## [What the task asks]
Where a line below holds the string "isotopy", copy that line.

## [Records shown]
------------------------------------------------------------------------
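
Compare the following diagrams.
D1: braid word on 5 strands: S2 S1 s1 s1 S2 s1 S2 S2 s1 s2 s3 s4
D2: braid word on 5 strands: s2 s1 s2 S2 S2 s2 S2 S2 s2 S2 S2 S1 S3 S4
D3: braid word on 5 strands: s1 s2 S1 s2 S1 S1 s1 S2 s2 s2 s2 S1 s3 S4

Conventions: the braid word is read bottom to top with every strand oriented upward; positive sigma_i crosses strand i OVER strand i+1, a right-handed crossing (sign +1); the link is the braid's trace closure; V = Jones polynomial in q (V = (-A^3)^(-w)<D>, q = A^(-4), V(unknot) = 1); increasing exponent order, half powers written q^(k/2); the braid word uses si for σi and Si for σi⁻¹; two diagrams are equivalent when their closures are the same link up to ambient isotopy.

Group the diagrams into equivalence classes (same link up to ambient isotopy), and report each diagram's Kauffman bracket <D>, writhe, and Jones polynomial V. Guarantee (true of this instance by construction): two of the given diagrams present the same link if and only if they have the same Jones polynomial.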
------------------------------------------------------------------------
## [Completed exercise]
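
Conventions: the braid word is read bottom to top with every strand oriented upward; positive sigma_i crosses strand i OVER strand i+1, a right-handed crossing (sign +1); the link is the braid's trace closure; V = Jones polynomial in q (V = (-A^3)^(-w)<D>, q = A^(-4), V(unknot) = 1); increasing exponent order, half powers written q^(k/2); the braid word uses si for σi and Si for σi⁻¹; two diagrams are equivalent when their closures are the same link up to ambient isotopy.
Group the diagrams into equivalence classes (same link up to ambient isotopy), and report each diagram's Kauffman bracket <D>, writhe, and Jones polynomial V. Guarantee (true of this instance by construction): two of the given diagrams present the same link if and only if they have the same Jones polynomial.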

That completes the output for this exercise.